_What you have to do_
Word for word, return every record.

BEGIN Provided information

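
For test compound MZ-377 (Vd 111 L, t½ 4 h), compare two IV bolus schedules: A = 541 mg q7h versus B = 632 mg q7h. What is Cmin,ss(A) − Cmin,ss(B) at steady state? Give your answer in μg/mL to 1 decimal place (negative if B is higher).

Regimen A: f = (1/2)^(7/4) ≈ 0.2973; Cmin,ss = (541/111)·f/(1−f) ≈ 2.062 μg/mL.
Regimen B: f = (1/2)^(7/4) ≈ 0.2973; Cmin,ss = (632/111)·f/(1−f) ≈ 2.409 μg/mL.
Difference ≈ 2.062 − 2.409 ≈ -0.347 μg/mL.

-0.3 μg/mL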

END Provided information

_Task solution_
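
For test compound MZ-377 (Vd 111 L, t½ 4 h), compare two IV bolus schedules: A = 541 mg q7h versus B = 632 mg q7h. What is Cmin,ss(A) − Cmin,ss(B) at steady state? Give your answer in μg/mL to 1 decimal place (negative if B is higher).

Regimen A: f = (1/2)^(7/4) ≈ 0.2973; Cmin,ss = (541/111)·f/(1−f) ≈ 2.062 μg/mL.
Regimen B: f = (1/2)^(7/4) ≈ 0.2973; Cmin,ss = (632/111)·f/(1−f) ≈ 2.409 μg/mL.
Difference ≈ 2.062 − 2.409 ≈ -0.347 μg/mL.

-0.3 μg/mL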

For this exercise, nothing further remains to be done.